ASSIGNMENT: Return only the stretch of the material below that begins with the line containing "What is (v(8)" and ends with the line containing "Answer: -12555", exactly; both of those lines belong to it.

EXTRACTED INFORMATION:
-----

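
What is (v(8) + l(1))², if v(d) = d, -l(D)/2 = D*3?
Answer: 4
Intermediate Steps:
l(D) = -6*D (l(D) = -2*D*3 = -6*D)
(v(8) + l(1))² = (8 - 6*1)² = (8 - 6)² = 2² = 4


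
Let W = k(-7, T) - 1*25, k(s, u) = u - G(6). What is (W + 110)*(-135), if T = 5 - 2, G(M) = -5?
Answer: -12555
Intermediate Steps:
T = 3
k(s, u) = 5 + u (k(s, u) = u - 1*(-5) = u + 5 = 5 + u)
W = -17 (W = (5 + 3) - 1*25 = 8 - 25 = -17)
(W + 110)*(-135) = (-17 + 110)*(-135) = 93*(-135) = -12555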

-----

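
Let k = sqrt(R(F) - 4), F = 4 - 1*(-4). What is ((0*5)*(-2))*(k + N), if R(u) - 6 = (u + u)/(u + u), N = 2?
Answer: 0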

-----

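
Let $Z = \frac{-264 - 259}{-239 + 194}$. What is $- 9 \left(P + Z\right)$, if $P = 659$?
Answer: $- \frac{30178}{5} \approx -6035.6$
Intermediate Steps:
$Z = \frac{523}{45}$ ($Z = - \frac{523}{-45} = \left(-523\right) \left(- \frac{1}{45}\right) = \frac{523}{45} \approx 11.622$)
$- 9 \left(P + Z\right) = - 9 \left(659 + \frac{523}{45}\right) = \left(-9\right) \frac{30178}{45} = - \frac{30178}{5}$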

-----

RESPONSE:
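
What is (v(8) + l(1))², if v(d) = d, -l(D)/2 = D*3?
Answer: 4
Intermediate Steps:
l(D) = -6*D (l(D) = -2*D*3 = -6*D)
(v(8) + l(1))² = (8 - 6*1)² = (8 - 6)² = 2² = 4


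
Let W = k(-7, T) - 1*25, k(s, u) = u - G(6). What is (W + 110)*(-135), if T = 5 - 2, G(M) = -5?
Answer: -12555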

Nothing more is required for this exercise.